↓↓↓

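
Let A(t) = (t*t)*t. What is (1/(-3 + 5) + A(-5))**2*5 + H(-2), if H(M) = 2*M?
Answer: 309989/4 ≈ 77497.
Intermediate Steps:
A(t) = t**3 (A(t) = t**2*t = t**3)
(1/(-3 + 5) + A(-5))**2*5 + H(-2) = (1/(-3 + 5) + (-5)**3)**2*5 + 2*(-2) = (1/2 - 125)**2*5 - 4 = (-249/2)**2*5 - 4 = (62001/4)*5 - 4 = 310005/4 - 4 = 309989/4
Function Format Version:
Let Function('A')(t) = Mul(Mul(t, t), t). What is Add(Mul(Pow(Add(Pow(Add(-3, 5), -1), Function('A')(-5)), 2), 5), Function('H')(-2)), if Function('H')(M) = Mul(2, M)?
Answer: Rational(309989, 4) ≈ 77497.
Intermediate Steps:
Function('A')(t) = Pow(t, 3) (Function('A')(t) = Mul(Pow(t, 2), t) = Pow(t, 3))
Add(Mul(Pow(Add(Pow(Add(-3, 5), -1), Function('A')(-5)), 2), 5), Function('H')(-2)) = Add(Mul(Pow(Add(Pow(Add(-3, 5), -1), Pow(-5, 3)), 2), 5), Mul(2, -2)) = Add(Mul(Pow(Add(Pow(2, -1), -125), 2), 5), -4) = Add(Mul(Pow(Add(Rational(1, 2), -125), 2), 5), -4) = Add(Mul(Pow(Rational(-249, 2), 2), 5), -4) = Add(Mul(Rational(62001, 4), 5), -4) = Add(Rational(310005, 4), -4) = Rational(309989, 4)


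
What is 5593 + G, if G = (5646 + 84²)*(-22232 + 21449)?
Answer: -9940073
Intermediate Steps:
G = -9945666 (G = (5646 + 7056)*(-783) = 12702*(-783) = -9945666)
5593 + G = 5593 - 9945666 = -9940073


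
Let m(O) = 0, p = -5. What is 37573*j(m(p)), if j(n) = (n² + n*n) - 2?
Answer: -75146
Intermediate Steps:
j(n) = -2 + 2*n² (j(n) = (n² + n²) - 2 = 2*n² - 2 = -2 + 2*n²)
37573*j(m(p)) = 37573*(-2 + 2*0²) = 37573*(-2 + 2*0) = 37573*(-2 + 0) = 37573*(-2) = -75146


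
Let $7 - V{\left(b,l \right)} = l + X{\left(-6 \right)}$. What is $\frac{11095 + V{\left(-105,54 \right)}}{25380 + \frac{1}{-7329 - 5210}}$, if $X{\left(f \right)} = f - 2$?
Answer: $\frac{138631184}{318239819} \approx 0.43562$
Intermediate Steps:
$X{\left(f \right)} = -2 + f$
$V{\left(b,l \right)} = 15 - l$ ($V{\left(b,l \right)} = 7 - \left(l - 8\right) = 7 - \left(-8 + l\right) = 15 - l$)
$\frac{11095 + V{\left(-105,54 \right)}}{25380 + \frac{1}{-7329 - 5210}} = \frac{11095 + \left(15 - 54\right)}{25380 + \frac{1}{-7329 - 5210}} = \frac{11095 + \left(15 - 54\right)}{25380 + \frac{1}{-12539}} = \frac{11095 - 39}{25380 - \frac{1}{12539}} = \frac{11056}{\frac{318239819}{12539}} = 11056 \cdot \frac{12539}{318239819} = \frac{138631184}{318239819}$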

↑↑↑
↓↓↓

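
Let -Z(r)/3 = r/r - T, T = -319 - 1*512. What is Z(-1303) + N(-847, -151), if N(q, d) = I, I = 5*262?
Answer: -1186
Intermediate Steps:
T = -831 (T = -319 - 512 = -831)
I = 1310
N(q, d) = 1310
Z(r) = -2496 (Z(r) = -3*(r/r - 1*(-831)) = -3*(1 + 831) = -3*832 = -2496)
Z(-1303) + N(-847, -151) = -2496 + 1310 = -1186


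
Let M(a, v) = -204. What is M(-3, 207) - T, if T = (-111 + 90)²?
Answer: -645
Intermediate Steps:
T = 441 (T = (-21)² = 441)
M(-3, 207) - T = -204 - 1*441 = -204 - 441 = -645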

↑↑↑

■ About this exercise: Starting at the line that has "Let A(t) = (t*t)*t." in the records above, restate word for word every line until the one that has "Answer: Rational(309989, 4) ≈ 77497.", and include that one as well.

■ Response below:
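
Let A(t) = (t*t)*t. What is (1/(-3 + 5) + A(-5))**2*5 + H(-2), if H(M) = 2*M?
Answer: 309989/4 ≈ 77497.
Intermediate Steps:
A(t) = t**3 (A(t) = t**2*t = t**3)
(1/(-3 + 5) + A(-5))**2*5 + H(-2) = (1/(-3 + 5) + (-5)**3)**2*5 + 2*(-2) = (1/2 - 125)**2*5 - 4 = (-249/2)**2*5 - 4 = (62001/4)*5 - 4 = 310005/4 - 4 = 309989/4
Function Format Version:
Let Function('A')(t) = Mul(Mul(t, t), t). What is Add(Mul(Pow(Add(Pow(Add(-3, 5), -1), Function('A')(-5)), 2), 5), Function('H')(-2)), if Function('H')(M) = Mul(2, M)?
Answer: Rational(309989, 4) ≈ 77497.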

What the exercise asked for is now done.